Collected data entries
**********

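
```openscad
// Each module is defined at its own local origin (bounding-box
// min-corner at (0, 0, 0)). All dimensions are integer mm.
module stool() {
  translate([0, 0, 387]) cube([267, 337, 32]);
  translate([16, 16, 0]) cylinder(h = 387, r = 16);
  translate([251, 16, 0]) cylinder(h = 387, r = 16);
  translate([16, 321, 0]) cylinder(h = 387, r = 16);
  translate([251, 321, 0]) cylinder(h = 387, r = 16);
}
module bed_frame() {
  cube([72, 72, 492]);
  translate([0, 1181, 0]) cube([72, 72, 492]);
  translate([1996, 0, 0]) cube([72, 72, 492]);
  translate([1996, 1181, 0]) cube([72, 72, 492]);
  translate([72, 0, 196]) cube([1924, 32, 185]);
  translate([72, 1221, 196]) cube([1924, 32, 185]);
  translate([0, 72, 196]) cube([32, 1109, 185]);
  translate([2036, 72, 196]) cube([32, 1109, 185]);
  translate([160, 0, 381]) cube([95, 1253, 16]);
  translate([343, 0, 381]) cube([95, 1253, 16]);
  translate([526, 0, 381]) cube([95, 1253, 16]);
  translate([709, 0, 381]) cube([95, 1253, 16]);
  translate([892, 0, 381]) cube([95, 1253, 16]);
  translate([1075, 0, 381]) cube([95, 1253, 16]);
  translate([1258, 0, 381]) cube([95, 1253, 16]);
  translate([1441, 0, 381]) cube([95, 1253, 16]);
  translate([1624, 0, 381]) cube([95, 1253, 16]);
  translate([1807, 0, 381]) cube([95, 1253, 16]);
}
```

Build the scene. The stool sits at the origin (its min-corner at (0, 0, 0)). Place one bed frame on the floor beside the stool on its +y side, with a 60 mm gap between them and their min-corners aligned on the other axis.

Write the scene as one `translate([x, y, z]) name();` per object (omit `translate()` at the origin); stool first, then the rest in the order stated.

stool();
translate([0, 397, 0]) bed_frame();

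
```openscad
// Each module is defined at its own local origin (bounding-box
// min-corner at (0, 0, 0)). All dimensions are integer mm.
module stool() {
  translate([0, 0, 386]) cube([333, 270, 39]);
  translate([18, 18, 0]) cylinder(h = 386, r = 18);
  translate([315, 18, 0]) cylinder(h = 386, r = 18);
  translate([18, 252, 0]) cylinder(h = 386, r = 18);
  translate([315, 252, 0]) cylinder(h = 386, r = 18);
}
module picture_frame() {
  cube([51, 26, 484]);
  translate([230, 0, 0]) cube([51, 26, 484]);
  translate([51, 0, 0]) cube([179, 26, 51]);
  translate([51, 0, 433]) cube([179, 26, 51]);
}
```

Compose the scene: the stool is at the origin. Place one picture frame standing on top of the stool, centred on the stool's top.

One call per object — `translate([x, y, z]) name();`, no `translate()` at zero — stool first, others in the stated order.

stool();
translate([26, 122, 425]) picture_frame();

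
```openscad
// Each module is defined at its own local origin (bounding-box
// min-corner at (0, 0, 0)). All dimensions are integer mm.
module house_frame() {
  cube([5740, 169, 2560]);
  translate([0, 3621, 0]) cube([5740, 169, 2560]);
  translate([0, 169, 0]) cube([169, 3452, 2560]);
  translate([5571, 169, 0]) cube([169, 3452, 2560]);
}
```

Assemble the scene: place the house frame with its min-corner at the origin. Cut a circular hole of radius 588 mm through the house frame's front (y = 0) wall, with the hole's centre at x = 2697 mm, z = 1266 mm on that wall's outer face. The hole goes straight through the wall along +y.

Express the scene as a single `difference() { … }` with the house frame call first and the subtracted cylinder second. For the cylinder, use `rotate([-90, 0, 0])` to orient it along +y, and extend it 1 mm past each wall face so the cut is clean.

difference() {
  house_frame();
  translate([2697, -1, 1266]) rotate([-90, 0, 0]) cylinder(h = 171, r = 588);
}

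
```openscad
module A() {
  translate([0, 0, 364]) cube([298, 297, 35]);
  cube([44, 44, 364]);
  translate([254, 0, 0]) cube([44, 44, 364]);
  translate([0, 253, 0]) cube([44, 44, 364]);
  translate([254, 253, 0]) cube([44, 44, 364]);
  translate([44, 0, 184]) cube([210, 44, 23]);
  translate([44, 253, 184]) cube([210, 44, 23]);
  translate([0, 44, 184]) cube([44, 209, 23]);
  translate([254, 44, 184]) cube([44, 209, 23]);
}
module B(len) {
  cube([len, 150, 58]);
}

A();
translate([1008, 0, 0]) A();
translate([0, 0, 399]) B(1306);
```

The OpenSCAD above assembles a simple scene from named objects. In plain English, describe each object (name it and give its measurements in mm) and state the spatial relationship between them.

A is a four-legged stool. The seat is a 298×297×35 mm slab whose top surface is at z = 399 mm; four square legs, each 44×44 mm in cross-section, run from the floor (z = 0) to the underside of the seat, each flush with a corner of the seat. Four stretchers, 44 mm wide and 23 mm tall, connect adjacent legs with their undersides at z = 184 mm, each running between the inner faces of the legs it joins and aligned with the legs' outer faces on the other axis.

B is a rectangular beam 1306 mm long (x), 150 mm deep (y), 58 mm thick (z).

The beam spans the tops of two stools placed 710 mm apart, resting at z = 399 mm.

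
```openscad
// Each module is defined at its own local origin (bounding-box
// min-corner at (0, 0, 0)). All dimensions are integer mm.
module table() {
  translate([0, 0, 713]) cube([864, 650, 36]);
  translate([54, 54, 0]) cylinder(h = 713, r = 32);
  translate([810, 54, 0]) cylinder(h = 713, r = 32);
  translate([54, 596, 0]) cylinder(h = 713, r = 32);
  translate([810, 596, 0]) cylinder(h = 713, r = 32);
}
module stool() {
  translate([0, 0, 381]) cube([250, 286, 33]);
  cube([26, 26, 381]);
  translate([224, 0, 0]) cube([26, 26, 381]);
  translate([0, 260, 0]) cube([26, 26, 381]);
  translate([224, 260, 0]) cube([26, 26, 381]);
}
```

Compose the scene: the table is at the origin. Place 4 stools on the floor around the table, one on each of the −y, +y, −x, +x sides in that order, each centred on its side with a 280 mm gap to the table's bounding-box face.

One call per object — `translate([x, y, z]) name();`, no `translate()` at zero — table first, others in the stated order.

table();
translate([307, -566, 0]) stool();
translate([307, 930, 0]) stool();
translate([-530, 182, 0]) stool();
translate([1144, 182, 0]) stool();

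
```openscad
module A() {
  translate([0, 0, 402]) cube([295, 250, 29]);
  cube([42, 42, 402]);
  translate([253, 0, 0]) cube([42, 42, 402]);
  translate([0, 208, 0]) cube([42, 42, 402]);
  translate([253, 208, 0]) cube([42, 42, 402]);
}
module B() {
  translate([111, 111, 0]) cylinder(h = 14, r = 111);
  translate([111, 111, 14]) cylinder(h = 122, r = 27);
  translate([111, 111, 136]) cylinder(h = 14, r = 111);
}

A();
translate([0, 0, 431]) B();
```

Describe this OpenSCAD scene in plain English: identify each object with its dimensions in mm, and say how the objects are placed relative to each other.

A is a four-legged stool. The seat is a 295×250×29 mm slab whose top surface is at z = 431 mm; four square legs, each 42×42 mm in cross-section, run from the floor (z = 0) to the underside of the seat, each flush with a corner of the seat.

B is a spool: two coaxial disc flanges of radius 111 mm and thickness 14 mm, joined by a core cylinder of radius 27 mm and height 122 mm. The lower flange rests on z = 0 and the three cylinders share a vertical axis.

The spool is on top of the stool.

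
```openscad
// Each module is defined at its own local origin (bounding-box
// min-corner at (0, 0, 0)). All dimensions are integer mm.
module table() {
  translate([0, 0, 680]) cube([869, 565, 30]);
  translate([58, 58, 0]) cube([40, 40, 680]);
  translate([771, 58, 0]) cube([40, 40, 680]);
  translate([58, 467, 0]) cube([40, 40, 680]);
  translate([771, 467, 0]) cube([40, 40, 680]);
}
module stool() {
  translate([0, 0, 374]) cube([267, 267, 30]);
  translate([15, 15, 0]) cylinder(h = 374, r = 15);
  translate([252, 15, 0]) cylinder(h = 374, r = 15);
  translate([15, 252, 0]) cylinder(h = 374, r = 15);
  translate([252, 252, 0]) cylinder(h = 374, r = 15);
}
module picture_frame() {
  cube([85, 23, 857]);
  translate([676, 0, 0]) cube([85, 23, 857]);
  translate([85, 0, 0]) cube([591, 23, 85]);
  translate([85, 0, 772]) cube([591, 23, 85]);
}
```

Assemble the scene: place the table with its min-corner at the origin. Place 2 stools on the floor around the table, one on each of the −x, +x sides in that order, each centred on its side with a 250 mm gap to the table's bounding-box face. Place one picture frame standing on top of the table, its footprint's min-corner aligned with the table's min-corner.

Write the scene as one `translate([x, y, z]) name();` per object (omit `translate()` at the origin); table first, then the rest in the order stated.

table();
translate([-517, 149, 0]) stool();
translate([1119, 149, 0]) stool();
translate([0, 0, 710]) picture_frame();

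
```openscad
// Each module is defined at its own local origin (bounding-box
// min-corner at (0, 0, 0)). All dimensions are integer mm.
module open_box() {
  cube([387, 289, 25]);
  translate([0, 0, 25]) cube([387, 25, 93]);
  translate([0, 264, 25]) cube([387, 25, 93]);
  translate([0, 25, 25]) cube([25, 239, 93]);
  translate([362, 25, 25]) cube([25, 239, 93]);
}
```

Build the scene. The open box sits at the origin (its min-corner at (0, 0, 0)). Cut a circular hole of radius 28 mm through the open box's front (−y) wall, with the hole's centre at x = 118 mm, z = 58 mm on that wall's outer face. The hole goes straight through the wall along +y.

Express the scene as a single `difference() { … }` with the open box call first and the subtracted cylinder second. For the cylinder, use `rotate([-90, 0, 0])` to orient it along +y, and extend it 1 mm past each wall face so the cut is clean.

difference() {
  open_box();
  translate([118, -1, 58]) rotate([-90, 0, 0]) cylinder(h = 27, r = 28);
}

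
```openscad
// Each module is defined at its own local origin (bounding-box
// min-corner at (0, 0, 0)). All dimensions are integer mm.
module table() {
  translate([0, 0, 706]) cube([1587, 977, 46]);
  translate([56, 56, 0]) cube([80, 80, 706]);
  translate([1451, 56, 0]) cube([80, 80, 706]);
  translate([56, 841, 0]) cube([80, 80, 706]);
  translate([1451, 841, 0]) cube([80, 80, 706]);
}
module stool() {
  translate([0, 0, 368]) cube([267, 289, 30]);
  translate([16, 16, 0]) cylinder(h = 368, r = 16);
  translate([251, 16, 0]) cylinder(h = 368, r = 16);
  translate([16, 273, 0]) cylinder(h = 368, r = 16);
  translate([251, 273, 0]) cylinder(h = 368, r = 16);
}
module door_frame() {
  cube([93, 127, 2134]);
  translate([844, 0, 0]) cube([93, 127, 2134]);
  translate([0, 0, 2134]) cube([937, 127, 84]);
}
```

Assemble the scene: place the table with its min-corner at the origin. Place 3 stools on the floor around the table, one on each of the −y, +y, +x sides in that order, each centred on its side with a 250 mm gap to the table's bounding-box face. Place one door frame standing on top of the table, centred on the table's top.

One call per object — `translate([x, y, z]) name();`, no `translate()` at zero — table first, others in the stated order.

table();
translate([660, -539, 0]) stool();
translate([660, 1227, 0]) stool();
translate([1837, 344, 0]) stool();
translate([325, 425, 752]) door_frame();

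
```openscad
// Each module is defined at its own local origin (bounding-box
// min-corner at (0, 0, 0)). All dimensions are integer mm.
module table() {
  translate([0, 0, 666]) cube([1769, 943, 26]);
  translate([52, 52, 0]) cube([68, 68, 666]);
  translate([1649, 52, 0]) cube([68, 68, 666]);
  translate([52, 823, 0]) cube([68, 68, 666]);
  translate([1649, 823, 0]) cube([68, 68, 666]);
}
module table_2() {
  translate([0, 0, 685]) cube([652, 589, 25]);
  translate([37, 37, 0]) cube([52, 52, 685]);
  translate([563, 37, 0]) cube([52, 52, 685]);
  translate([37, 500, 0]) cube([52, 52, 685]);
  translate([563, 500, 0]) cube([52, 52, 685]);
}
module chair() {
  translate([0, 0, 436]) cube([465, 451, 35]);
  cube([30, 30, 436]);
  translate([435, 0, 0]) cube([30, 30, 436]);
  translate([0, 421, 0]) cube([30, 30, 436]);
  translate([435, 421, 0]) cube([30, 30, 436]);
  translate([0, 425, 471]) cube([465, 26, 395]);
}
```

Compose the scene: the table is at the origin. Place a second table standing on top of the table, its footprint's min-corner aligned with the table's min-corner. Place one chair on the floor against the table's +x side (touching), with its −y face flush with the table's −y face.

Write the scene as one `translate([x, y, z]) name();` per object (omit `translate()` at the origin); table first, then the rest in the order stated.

table();
translate([0, 0, 692]) table_2();
translate([1769, 0, 0]) chair();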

**********

Task to complete: Some lines of the data above may hold the word "Build"; report how many do, and nothing else.

Answer below: 2